BEGIN Available data

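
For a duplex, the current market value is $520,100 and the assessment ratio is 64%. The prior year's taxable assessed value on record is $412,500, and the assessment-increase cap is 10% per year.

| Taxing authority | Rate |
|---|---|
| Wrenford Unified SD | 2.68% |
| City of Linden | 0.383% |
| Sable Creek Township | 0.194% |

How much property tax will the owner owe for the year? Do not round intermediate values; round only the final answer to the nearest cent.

$10,841.38

Uncapped assessed value = $520,100 × 0.64 = $332,864
Cap limit = $412,500 × 1.1 = $453,750
Taxable assessed value = min($332,864, $453,750) = $332,864 (cap does not bind)
Wrenford Unified SD: $332,864 × 0.0268 = $8,920.7552
City of Linden: $332,864 × 0.00383 = $1,274.86912
Sable Creek Township: $332,864 × 0.00194 = $645.75616
Total = $10,841.38048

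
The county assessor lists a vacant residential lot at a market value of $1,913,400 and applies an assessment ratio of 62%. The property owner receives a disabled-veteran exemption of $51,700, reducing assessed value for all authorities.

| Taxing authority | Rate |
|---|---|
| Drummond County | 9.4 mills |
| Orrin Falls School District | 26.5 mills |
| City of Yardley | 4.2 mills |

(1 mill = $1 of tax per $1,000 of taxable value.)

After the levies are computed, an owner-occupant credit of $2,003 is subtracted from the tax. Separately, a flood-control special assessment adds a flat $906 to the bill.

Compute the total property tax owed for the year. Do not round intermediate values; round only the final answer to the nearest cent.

Assessed value = $1,913,400 × 0.62 = $1,186,308
Taxable value = $1,186,308 − $51,700 = $1,134,608
Drummond County: $1,134,608 × 0.0094 = $10,665.3152
Orrin Falls School District: $1,134,608 × 0.0265 = $30,067.112
City of Yardley: $1,134,608 × 0.0042 = $4,765.3536
Levies subtotal = $45,497.7808
After credit = $45,497.7808 − $2,003 = $43,494.7808
Total = $43,494.7808 + $906 = $44,400.7808

$44,400.78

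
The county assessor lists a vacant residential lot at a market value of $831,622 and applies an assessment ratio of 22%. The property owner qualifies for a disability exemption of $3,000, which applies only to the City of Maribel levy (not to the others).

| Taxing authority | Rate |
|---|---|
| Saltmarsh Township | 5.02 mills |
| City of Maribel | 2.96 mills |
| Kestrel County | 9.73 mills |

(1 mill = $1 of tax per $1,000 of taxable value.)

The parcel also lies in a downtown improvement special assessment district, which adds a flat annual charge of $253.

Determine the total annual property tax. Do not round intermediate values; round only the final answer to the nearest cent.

Assessed value = $831,622 × 0.22 = $182,956.84
Saltmarsh Township: $182,956.84 × 0.00502 = $918.4433368
City of Maribel: ($182,956.84 − $3,000) × 0.00296 = $179,956.84 × 0.00296 = $532.6722464
Kestrel County: $182,956.84 × 0.00973 = $1,780.1700532
Levies subtotal = $3,231.2856364
Total = $3,231.2856364 + $253 = $3,484.2856364

$3,484.29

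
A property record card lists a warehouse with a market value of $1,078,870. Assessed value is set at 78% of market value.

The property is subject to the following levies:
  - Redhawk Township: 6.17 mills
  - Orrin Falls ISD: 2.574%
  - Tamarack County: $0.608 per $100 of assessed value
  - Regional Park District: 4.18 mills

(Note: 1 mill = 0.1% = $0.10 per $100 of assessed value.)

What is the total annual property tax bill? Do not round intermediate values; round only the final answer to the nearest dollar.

Assessed value = $1,078,870 × 0.78 = $841,518.6
Redhawk Township: $841,518.6 × 0.00617 = $5,192.169762
Orrin Falls ISD: $841,518.6 × 0.02574 = $21,660.688764
Tamarack County: $841,518.6 × 0.00608 = $5,116.433088
Regional Park District: $841,518.6 × 0.00418 = $3,517.547748
Total = $35,486.839362

$35,487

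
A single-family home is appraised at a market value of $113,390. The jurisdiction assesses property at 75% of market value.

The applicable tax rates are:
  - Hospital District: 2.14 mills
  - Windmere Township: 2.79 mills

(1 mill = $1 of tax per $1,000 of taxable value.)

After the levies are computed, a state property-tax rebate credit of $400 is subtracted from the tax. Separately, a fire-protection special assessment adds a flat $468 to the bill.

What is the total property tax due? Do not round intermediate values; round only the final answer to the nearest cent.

Assessed value = $113,390 × 0.75 = $85,042.5
Hospital District: $85,042.5 × 0.00214 = $181.99095
Windmere Township: $85,042.5 × 0.00279 = $237.268575
Levies subtotal = $419.259525
After credit = $419.259525 − $400 = $19.259525
Total = $19.259525 + $468 = $487.259525

$487.26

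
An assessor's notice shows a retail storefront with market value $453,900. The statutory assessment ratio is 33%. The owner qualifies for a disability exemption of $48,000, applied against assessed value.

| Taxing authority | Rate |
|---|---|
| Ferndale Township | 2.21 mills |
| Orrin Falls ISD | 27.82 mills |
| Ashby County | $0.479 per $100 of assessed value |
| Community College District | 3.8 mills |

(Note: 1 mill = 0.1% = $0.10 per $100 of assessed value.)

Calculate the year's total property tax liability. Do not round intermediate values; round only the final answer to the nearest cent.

$3,931.01

Assessed value = $453,900 × 0.33 = $149,787
Taxable value = $149,787 − $48,000 = $101,787
Ferndale Township: $101,787 × 0.00221 = $224.94927
Orrin Falls ISD: $101,787 × 0.02782 = $2,831.71434
Ashby County: $101,787 × 0.00479 = $487.55973
Community College District: $101,787 × 0.0038 = $386.7906
Total = $3,931.01394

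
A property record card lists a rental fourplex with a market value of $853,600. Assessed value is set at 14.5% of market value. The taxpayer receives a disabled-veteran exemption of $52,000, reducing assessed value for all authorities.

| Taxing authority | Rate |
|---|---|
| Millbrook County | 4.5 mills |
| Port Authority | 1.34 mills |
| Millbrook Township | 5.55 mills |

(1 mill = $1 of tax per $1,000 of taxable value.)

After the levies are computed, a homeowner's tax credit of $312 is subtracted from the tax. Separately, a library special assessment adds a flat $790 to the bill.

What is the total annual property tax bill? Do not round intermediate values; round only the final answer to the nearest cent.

$1,295.48

Assessed value = $853,600 × 0.145 = $123,772
Taxable value = $123,772 − $52,000 = $71,772
Millbrook County: $71,772 × 0.0045 = $322.974
Port Authority: $71,772 × 0.00134 = $96.17448
Millbrook Township: $71,772 × 0.00555 = $398.3346
Levies subtotal = $817.48308
After credit = $817.48308 − $312 = $505.48308
Total = $505.48308 + $790 = $1,295.48308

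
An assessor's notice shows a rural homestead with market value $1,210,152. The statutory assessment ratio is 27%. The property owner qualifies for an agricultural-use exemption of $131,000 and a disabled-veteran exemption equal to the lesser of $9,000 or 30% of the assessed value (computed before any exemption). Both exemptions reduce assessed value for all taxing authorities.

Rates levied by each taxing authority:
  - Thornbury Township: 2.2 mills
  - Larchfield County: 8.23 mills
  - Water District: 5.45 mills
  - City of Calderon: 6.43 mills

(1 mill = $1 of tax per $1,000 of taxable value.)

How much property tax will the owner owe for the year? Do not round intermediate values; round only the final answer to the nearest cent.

$4,166.19

Assessed value = $1,210,152 × 0.27 = $326,741.04
Disabled-veteran exemption = min($9,000, 30% × $326,741.04) = min($9,000, $98,022.312) = $9,000 (dollar cap binds)
Taxable value = $326,741.04 − $131,000 − $9,000 = $186,741.04
Thornbury Township: $186,741.04 × 0.0022 = $410.830288
Larchfield County: $186,741.04 × 0.00823 = $1,536.8787592
Water District: $186,741.04 × 0.00545 = $1,017.738668
City of Calderon: $186,741.04 × 0.00643 = $1,200.7448872
Total = $4,166.1926024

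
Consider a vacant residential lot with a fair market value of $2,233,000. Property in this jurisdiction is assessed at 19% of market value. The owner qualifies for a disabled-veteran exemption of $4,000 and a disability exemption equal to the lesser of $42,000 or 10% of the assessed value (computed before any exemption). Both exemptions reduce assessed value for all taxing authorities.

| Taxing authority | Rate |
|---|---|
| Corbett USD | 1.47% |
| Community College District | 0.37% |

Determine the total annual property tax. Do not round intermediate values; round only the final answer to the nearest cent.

Assessed value = $2,233,000 × 0.19 = $424,270
Disability exemption = min($42,000, 10% × $424,270) = min($42,000, $42,427) = $42,000 (dollar cap binds)
Taxable value = $424,270 − $4,000 − $42,000 = $378,270
Corbett USD: $378,270 × 0.0147 = $5,560.569
Community College District: $378,270 × 0.0037 = $1,399.599
Total = $6,960.168

$6,960.17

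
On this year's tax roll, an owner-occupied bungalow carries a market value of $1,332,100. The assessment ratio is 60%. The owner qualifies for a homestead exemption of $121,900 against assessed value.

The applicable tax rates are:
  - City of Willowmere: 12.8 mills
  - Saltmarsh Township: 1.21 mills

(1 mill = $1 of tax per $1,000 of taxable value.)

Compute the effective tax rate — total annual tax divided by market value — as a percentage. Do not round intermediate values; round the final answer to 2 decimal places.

0.71%

Assessed value = $1,332,100 × 0.6 = $799,260
Taxable value = $799,260 − $121,900 = $677,360
City of Willowmere: $677,360 × 0.0128 = $8,670.208
Saltmarsh Township: $677,360 × 0.00121 = $819.6056
Total tax = $9,489.8136
Effective rate = $9,489.8136 ÷ $1,332,100 = 0.71% of market value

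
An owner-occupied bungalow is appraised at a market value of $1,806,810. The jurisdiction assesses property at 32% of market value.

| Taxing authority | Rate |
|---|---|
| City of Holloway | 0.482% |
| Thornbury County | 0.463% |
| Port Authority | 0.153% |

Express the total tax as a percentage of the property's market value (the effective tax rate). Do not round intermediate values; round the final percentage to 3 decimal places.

0.351%

Assessed value = $1,806,810 × 0.32 = $578,179.2
City of Holloway: $578,179.2 × 0.00482 = $2,786.823744
Thornbury County: $578,179.2 × 0.00463 = $2,676.969696
Port Authority: $578,179.2 × 0.00153 = $884.614176
Total tax = $6,348.407616
Effective rate = $6,348.407616 ÷ $1,806,810 = 0.351% of market value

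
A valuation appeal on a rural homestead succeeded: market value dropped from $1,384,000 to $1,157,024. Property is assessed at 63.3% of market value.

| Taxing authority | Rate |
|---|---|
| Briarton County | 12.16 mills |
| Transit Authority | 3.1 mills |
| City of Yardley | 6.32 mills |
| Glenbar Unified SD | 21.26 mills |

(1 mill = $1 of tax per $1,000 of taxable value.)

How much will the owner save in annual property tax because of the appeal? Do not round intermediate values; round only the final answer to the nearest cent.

$6,155.07

Old assessed value = $1,384,000 × 0.633 = $876,072
New assessed value = $1,157,024 × 0.633 = $732,396.192
Combined rate = 0.01216 + 0.0031 + 0.00632 + 0.02126 = 0.04284
Old tax = $876,072 × 0.04284 = $37,530.92448
New tax = $732,396.192 × 0.04284 = $31,375.85286528
Reduction = $37,530.92448 − $31,375.85286528 = $6,155.07161472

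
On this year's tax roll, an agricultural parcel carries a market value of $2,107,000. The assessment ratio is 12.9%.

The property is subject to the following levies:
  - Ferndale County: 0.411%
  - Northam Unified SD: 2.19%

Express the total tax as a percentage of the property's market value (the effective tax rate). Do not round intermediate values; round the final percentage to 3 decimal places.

0.336%

Assessed value = $2,107,000 × 0.129 = $271,803
Ferndale County: $271,803 × 0.00411 = $1,117.11033
Northam Unified SD: $271,803 × 0.0219 = $5,952.4857
Total tax = $7,069.59603
Effective rate = $7,069.59603 ÷ $2,107,000 = 0.336% of market value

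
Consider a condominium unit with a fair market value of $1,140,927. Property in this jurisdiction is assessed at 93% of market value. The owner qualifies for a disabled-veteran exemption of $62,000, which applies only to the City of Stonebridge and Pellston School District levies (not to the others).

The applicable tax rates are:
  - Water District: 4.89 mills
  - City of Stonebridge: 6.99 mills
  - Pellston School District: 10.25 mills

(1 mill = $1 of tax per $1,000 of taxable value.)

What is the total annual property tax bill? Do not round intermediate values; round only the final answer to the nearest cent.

Assessed value = $1,140,927 × 0.93 = $1,061,062.11
Water District: $1,061,062.11 × 0.00489 = $5,188.5937179
City of Stonebridge: ($1,061,062.11 − $62,000) × 0.00699 = $999,062.11 × 0.00699 = $6,983.4441489
Pellston School District: ($1,061,062.11 − $62,000) × 0.01025 = $999,062.11 × 0.01025 = $10,240.3866275
Total = $22,412.4244943

$22,412.42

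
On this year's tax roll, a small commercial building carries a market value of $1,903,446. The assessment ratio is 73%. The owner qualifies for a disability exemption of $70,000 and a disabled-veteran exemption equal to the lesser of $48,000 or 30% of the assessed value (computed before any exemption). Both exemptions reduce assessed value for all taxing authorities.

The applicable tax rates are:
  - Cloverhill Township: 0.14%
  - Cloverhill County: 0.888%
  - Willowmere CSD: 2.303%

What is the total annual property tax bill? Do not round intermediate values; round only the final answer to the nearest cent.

$42,354.18

Assessed value = $1,903,446 × 0.73 = $1,389,515.58
Disabled-veteran exemption = min($48,000, 30% × $1,389,515.58) = min($48,000, $416,854.674) = $48,000 (dollar cap binds)
Taxable value = $1,389,515.58 − $70,000 − $48,000 = $1,271,515.58
Cloverhill Township: $1,271,515.58 × 0.0014 = $1,780.121812
Cloverhill County: $1,271,515.58 × 0.00888 = $11,291.0583504
Willowmere CSD: $1,271,515.58 × 0.02303 = $29,283.0038074
Total = $42,354.1839698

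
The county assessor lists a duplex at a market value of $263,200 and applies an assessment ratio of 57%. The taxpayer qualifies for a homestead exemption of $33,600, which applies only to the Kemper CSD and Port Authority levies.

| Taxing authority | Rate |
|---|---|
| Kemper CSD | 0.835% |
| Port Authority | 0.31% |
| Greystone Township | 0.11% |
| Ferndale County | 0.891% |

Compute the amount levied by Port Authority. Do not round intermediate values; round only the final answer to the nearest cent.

$360.91

Assessed value = $263,200 × 0.57 = $150,024
Port Authority taxable value = $150,024 − $33,600 = $116,424
Port Authority levy = $116,424 × 0.0031 = $360.9144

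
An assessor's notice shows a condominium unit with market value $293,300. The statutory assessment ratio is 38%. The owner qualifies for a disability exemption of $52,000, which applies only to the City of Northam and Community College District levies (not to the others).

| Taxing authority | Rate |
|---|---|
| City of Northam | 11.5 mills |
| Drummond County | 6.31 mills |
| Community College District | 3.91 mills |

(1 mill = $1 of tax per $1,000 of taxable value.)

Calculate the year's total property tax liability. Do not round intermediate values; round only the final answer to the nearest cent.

Assessed value = $293,300 × 0.38 = $111,454
City of Northam: ($111,454 − $52,000) × 0.0115 = $59,454 × 0.0115 = $683.721
Drummond County: $111,454 × 0.00631 = $703.27474
Community College District: ($111,454 − $52,000) × 0.00391 = $59,454 × 0.00391 = $232.46514
Total = $1,619.46088

$1,619.46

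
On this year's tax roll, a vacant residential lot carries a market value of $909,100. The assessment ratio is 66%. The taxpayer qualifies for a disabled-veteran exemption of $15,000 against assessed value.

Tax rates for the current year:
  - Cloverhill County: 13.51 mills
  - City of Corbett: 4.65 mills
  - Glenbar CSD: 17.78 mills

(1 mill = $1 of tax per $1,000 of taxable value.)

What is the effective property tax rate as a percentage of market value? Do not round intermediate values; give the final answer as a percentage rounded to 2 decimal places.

Assessed value = $909,100 × 0.66 = $600,006
Taxable value = $600,006 − $15,000 = $585,006
Cloverhill County: $585,006 × 0.01351 = $7,903.43106
City of Corbett: $585,006 × 0.00465 = $2,720.2779
Glenbar CSD: $585,006 × 0.01778 = $10,401.40668
Total tax = $21,025.11564
Effective rate = $21,025.11564 ÷ $909,100 = 2.31% of market value

2.31%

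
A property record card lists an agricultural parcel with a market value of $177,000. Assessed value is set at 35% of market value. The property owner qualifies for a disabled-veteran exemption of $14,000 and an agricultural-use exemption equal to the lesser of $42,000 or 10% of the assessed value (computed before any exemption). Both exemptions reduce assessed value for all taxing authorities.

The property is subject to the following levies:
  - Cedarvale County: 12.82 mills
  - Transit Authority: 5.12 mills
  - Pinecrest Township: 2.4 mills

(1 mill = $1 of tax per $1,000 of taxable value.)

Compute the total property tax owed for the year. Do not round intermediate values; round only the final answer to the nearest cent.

Assessed value = $177,000 × 0.35 = $61,950
Agricultural-use exemption = min($42,000, 10% × $61,950) = min($42,000, $6,195) = $6,195 (percentage binds)
Taxable value = $61,950 − $14,000 − $6,195 = $41,755
Cedarvale County: $41,755 × 0.01282 = $535.2991
Transit Authority: $41,755 × 0.00512 = $213.7856
Pinecrest Township: $41,755 × 0.0024 = $100.212
Total = $849.2967

$849.30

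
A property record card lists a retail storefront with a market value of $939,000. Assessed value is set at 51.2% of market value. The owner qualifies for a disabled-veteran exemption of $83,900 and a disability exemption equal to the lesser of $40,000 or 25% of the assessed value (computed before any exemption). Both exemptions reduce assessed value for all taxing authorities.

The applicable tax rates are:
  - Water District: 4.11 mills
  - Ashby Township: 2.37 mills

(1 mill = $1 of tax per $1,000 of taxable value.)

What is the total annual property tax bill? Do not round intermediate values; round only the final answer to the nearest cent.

Assessed value = $939,000 × 0.512 = $480,768
Disability exemption = min($40,000, 25% × $480,768) = min($40,000, $120,192) = $40,000 (dollar cap binds)
Taxable value = $480,768 − $83,900 − $40,000 = $356,868
Water District: $356,868 × 0.00411 = $1,466.72748
Ashby Township: $356,868 × 0.00237 = $845.77716
Total = $2,312.50464

$2,312.50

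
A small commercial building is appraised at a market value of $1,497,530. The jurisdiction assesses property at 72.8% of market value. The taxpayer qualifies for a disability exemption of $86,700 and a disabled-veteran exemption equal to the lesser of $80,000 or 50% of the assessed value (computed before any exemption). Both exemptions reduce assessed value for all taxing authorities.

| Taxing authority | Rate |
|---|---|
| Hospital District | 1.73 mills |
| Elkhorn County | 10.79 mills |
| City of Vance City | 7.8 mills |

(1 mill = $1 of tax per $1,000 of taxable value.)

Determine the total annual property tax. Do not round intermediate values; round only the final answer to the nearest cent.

Assessed value = $1,497,530 × 0.728 = $1,090,201.84
Disabled-veteran exemption = min($80,000, 50% × $1,090,201.84) = min($80,000, $545,100.92) = $80,000 (dollar cap binds)
Taxable value = $1,090,201.84 − $86,700 − $80,000 = $923,501.84
Hospital District: $923,501.84 × 0.00173 = $1,597.6581832
Elkhorn County: $923,501.84 × 0.01079 = $9,964.5848536
City of Vance City: $923,501.84 × 0.0078 = $7,203.314352
Total = $18,765.5573888

$18,765.56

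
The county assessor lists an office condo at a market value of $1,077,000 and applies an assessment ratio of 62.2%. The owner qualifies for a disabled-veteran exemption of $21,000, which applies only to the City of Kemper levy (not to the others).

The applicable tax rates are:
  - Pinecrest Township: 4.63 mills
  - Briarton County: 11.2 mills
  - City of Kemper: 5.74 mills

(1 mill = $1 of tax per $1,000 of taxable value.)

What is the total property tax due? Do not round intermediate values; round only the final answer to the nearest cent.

Assessed value = $1,077,000 × 0.622 = $669,894
Pinecrest Township: $669,894 × 0.00463 = $3,101.60922
Briarton County: $669,894 × 0.0112 = $7,502.8128
City of Kemper: ($669,894 − $21,000) × 0.00574 = $648,894 × 0.00574 = $3,724.65156
Total = $14,329.07358

$14,329.07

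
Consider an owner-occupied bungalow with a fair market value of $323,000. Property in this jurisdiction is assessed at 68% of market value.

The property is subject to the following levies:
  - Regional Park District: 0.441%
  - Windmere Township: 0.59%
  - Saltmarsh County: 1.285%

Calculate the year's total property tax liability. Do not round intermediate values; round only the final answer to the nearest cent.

Assessed value = $323,000 × 0.68 = $219,640
Regional Park District: $219,640 × 0.00441 = $968.6124
Windmere Township: $219,640 × 0.0059 = $1,295.876
Saltmarsh County: $219,640 × 0.01285 = $2,822.374
Total = $968.6124 + $1,295.876 + $2,822.374 = $5,086.8624

$5,086.86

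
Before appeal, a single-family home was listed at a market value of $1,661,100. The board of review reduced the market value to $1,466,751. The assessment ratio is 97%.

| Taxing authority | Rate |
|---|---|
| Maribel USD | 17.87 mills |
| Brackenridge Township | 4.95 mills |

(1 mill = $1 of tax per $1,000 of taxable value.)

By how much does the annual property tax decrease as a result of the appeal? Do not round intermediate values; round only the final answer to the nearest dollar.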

END Available data

* Directions for this task *
Could you find every line in the records above that has the string "Consider" and copy it?

* Final answer *
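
Consider a vacant residential lot with a fair market value of $2,233,000. Property in this jurisdiction is assessed at 19% of market value. The owner qualifies for a disabled-veteran exemption of $4,000 and a disability exemption equal to the lesser of $42,000 or 10% of the assessed value (computed before any exemption). Both exemptions reduce assessed value for all taxing authorities.
Consider a condominium unit with a fair market value of $1,140,927. Property in this jurisdiction is assessed at 93% of market value. The owner qualifies for a disabled-veteran exemption of $62,000, which applies only to the City of Stonebridge and Pellston School District levies (not to the others).
Consider an owner-occupied bungalow with a fair market value of $323,000. Property in this jurisdiction is assessed at 68% of market value.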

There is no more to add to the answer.